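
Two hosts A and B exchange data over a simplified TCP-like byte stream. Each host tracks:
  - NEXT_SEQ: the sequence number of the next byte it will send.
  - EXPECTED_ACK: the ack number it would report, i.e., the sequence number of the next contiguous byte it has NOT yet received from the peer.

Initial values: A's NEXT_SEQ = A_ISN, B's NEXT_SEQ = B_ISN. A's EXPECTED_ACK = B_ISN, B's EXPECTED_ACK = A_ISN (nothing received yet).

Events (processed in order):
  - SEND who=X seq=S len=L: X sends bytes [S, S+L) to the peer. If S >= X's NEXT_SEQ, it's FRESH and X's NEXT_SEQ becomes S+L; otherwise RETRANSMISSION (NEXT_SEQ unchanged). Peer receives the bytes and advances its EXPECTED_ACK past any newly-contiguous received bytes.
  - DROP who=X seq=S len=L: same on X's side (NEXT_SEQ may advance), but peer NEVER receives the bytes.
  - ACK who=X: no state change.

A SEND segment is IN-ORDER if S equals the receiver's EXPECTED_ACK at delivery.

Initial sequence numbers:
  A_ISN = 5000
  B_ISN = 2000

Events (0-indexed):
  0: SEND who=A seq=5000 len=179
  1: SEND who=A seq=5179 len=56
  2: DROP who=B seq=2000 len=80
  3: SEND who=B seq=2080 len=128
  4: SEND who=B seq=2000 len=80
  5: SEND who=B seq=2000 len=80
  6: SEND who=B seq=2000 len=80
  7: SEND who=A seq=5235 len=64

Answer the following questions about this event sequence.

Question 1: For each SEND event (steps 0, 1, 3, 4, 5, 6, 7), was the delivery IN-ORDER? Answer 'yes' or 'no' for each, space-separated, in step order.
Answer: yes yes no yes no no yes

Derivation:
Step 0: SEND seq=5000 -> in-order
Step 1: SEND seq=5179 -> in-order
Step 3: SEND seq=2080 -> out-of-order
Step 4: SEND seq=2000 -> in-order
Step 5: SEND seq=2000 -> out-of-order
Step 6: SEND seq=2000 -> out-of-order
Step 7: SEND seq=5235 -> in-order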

Exercise instructions
Could you return all of the entries exactly as they stand?

Exercise output
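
Two hosts A and B exchange data over a simplified TCP-like byte stream. Each host tracks:
  - NEXT_SEQ: the sequence number of the next byte it will send.
  - EXPECTED_ACK: the ack number it would report, i.e., the sequence number of the next contiguous byte it has NOT yet received from the peer.

Initial values: A's NEXT_SEQ = A_ISN, B's NEXT_SEQ = B_ISN. A's EXPECTED_ACK = B_ISN, B's EXPECTED_ACK = A_ISN (nothing received yet).

Events (processed in order):
  - SEND who=X seq=S len=L: X sends bytes [S, S+L) to the peer. If S >= X's NEXT_SEQ, it's FRESH and X's NEXT_SEQ becomes S+L; otherwise RETRANSMISSION (NEXT_SEQ unchanged). Peer receives the bytes and advances its EXPECTED_ACK past any newly-contiguous received bytes.
  - DROP who=X seq=S len=L: same on X's side (NEXT_SEQ may advance), but peer NEVER receives the bytes.
  - ACK who=X: no state change.

A SEND segment is IN-ORDER if S equals the receiver's EXPECTED_ACK at delivery.

Initial sequence numbers:
  A_ISN = 5000
  B_ISN = 2000

Events (0-indexed):
  0: SEND who=A seq=5000 len=179
  1: SEND who=A seq=5179 len=56
  2: DROP who=B seq=2000 len=80
  3: SEND who=B seq=2080 len=128
  4: SEND who=B seq=2000 len=80
  5: SEND who=B seq=2000 len=80
  6: SEND who=B seq=2000 len=80
  7: SEND who=A seq=5235 len=64

Answer the following questions about this event sequence.

Question 1: For each SEND event (steps 0, 1, 3, 4, 5, 6, 7), was the delivery IN-ORDER? Answer 'yes' or 'no' for each, space-separated, in step order.
Answer: yes yes no yes no no yes

Derivation:
Step 0: SEND seq=5000 -> in-order
Step 1: SEND seq=5179 -> in-order
Step 3: SEND seq=2080 -> out-of-order
Step 4: SEND seq=2000 -> in-order
Step 5: SEND seq=2000 -> out-of-order
Step 6: SEND seq=2000 -> out-of-order
Step 7: SEND seq=5235 -> in-order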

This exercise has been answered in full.